═══ Available records

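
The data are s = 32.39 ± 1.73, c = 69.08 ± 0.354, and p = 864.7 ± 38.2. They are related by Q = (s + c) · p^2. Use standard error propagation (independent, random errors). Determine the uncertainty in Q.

Let u = s + c = 101.5. δu = √(δs² + δc²) = √(2.99 + 0.125) = 1.77, so δu/u = 0.0174.
Q is then a monomial in u, p:
δQ/Q = √((δu/u)² + (2·δp/p)²) = √(0.000303 + 0.00781) = 0.0901
Q = 7.587e+07, so δQ = 0.0901 × 7.587e+07 = 6.83e+06.

6.83e+06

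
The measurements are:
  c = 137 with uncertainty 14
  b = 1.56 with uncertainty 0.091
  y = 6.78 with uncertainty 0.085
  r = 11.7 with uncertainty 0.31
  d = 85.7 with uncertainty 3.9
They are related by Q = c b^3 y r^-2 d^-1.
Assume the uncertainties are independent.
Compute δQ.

0.0645

Q is a product of powers, so relative uncertainties combine in quadrature:
  (1·δc/c)² = (1×0.102)² = 0.0104;  (3·δb/b)² = (3×0.0583)² = 0.0306;  (1·δy/y)² = (1×0.0125)² = 0.000157;  (-2·δr/r)² = (-2×0.0265)² = 0.00281;  (-1·δd/d)² = (-1×0.0455)² = 0.00207
δQ/Q = √(0.0461) = 0.215
Q = 0.301, so δQ = 0.215 × 0.301 = 0.0645.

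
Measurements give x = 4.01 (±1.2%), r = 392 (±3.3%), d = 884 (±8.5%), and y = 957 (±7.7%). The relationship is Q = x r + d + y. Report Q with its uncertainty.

3410 ± 119

Let p = x·r = 1570. δp/p = √((1·δx/x)² + (1·δr/r)²) = √(0.000144 + 0.00109) = 0.0351, so δp = 55.2.
Q = p + d + y: δQ = √(δp² + δd² + δy²) = √(3050 + 5650 + 5430) = 119
Q = 3410.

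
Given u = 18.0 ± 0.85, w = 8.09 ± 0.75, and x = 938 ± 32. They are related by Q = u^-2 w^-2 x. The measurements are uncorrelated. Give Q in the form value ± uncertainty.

Relative error in a monomial: (δQ/Q)² = Σ (nᵢ · δxᵢ/xᵢ)².
  (-2·δu/u)² = (-2×0.0472)² = 0.00892;  (-2·δw/w)² = (-2×0.0927)² = 0.0344;  (1·δx/x)² = (1×0.0341)² = 0.00116
δQ/Q = √(0.0445) = 0.211
Q = 0.0442, so δQ = 0.211 × 0.0442 = 0.00933.

0.0442 ± 0.00933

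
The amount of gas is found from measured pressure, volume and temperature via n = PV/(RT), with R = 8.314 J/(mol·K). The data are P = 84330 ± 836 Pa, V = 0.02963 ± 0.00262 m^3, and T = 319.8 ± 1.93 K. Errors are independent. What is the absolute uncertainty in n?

0.0838 mol

Products/powers → add relative errors in quadrature, weighted by exponent:
  (1·δP/P)² = (1×0.00991)² = 9.83e-05;  (1·δV/V)² = (1×0.0884)² = 0.00782;  (-1·δT/T)² = (-1×0.00604)² = 3.64e-05
δn/n = √(0.00795) = 0.0892
n = 0.9398 mol, so δn = 0.0892 × 0.9398 = 0.0838 mol.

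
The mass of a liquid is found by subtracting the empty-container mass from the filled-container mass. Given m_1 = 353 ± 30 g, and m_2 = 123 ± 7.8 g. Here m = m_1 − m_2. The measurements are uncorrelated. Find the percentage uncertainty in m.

13.5%

Each term contributes (cᵢ δxᵢ)² to (δm)²:
  (δm_1)² = 900;  (δm_2)² = 60.8
δm = √(961) = 31.0 g
m = 230 g, so δm/m = 31.0/230 = 0.135.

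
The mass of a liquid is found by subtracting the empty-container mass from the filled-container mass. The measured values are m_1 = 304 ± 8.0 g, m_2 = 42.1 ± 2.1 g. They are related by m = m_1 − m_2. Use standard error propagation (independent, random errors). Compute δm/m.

For a sum/difference, combine absolute errors in quadrature:
  (δm_1)² = 64.0;  (δm_2)² = 4.41
δm = √(68.4) = 8.27 g
m = 262 g, so δm/m = 8.27/262 = 0.0316.

0.0316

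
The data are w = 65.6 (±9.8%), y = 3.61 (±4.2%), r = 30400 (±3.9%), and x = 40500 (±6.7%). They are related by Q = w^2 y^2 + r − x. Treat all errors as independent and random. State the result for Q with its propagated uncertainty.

Let p = w^2·y^2 = 56100. δp/p = √((2·δw/w)² + (2·δy/y)²) = √(0.0384 + 0.00706) = 0.213, so δp = 12000.
Q = p + r − x: δQ = √(δp² + δr² + δx²) = √(1.43e+08 + 1.41e+06 + 7.36e+06) = 12300
Q = 46000.

46000 ± 12300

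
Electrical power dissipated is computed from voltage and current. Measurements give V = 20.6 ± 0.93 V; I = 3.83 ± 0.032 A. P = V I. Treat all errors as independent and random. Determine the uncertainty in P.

3.62 W

For a monomial P ∝ V, I, fractional errors add in quadrature:
  (1·δV/V)² = (1×0.0451)² = 0.00204;  (1·δI/I)² = (1×0.00836)² = 6.98e-05
δP/P = √(0.00211) = 0.0459
P = 78.9 W, so δP = 0.0459 × 78.9 = 3.62 W.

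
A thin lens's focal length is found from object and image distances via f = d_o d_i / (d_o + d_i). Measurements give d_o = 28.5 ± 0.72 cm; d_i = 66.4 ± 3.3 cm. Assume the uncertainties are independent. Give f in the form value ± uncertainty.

∂f/∂d_o = (d_i/(d_o+d_i))² = 0.490;  ∂f/∂d_i = (d_o/(d_o+d_i))² = 0.0902
δf = √((∂f/∂d_o · δd_o)² + (∂f/∂d_i · δd_i)²) = √(0.124 + 0.0886) = 0.461 cm
f = 19.9 cm.

19.9 ± 0.461 cm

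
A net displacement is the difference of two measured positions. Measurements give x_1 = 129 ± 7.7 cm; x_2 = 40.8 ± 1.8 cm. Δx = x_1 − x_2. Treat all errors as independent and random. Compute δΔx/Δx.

0.0897

Sums and differences: (δΔx)² = Σ (cᵢ δxᵢ)².
  (δx_1)² = 59.3;  (δx_2)² = 3.24
δΔx = √(62.5) = 7.91 cm
Δx = 88.2 cm, so δΔx/Δx = 7.91/88.2 = 0.0897.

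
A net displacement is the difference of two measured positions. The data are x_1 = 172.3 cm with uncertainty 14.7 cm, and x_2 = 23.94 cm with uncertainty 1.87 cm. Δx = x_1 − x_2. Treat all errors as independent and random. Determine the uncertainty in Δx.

Δx is a linear combination, so absolute uncertainties add in quadrature:
  (δx_1)² = 216;  (δx_2)² = 3.50
δΔx = √(220) = 14.8 cm

14.8 cm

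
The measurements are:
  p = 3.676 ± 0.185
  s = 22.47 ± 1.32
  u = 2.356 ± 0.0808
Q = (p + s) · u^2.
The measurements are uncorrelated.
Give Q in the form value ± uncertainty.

Let w = p + s = 26.15. δw = √(δp² + δs²) = √(0.0342 + 1.74) = 1.33, so δw/w = 0.0510.
Q is then a monomial in w, u:
δQ/Q = √((δw/w)² + (2·δu/u)²) = √(0.00260 + 0.00470) = 0.0855
Q = 145.1, so δQ = 0.0855 × 145.1 = 12.4.

145.1 ± 12.4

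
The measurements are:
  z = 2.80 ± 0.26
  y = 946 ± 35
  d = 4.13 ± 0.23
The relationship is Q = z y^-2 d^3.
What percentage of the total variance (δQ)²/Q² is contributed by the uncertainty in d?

(δQ/Q)² = (1·δz/z)² + (-2·δy/y)² + (3·δd/d)²
  z term: (1×0.0929)² = 0.00862
  y term: (-2×0.0370)² = 0.00548
  d term: (3×0.0557)² = 0.0279
Total = 0.0420. Share from d = 0.0279/0.0420 = 0.664.

66.4%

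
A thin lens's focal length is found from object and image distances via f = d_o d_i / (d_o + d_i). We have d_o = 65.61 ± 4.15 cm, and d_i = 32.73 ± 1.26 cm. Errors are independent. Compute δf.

∂f/∂d_o = (d_i/(d_o+d_i))² = 0.111;  ∂f/∂d_i = (d_o/(d_o+d_i))² = 0.445
δf = √((∂f/∂d_o · δd_o)² + (∂f/∂d_i · δd_i)²) = √(0.211 + 0.315) = 0.725 cm

0.725 cm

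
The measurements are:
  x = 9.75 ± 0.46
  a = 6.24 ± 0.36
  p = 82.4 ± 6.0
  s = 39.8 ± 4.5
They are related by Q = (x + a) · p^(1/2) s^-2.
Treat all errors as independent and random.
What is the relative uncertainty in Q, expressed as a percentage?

Let u = x + a = 16.0. δu = √(δx² + δa²) = √(0.212 + 0.130) = 0.584, so δu/u = 0.0365.
Q is then a monomial in u, p, s:
δQ/Q = √((δu/u)² + (½·δp/p)² + (-2·δs/s)²) = √(0.00133 + 0.00133 + 0.0511) = 0.232

23.2%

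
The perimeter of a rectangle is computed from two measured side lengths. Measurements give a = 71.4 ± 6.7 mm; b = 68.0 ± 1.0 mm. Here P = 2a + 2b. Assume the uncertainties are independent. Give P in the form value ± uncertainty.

279 ± 13.5 mm

For a sum/difference, combine absolute errors in quadrature:
  (2·δa)² = 180;  (2·δb)² = 4.00
δP = √(184) = 13.5 mm
P = 279 mm.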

══════

Here the job is to set down exactly the lines of the material above that fall between the one with "u = 2.356 ± 0.0808" and the one with "The relationship is Q = z y^-2 d^3.", inclusive, and nothing beyond them.

▶ _Response to this exercise_:
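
  u = 2.356 ± 0.0808
Q = (p + s) · u^2.
The measurements are uncorrelated.
Give Q in the form value ± uncertainty.

Let w = p + s = 26.15. δw = √(δp² + δs²) = √(0.0342 + 1.74) = 1.33, so δw/w = 0.0510.
Q is then a monomial in w, u:
δQ/Q = √((δw/w)² + (2·δu/u)²) = √(0.00260 + 0.00470) = 0.0855
Q = 145.1, so δQ = 0.0855 × 145.1 = 12.4.

145.1 ± 12.4

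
The measurements are:
  z = 2.80 ± 0.26
  y = 946 ± 35
  d = 4.13 ± 0.23
The relationship is Q = z y^-2 d^3.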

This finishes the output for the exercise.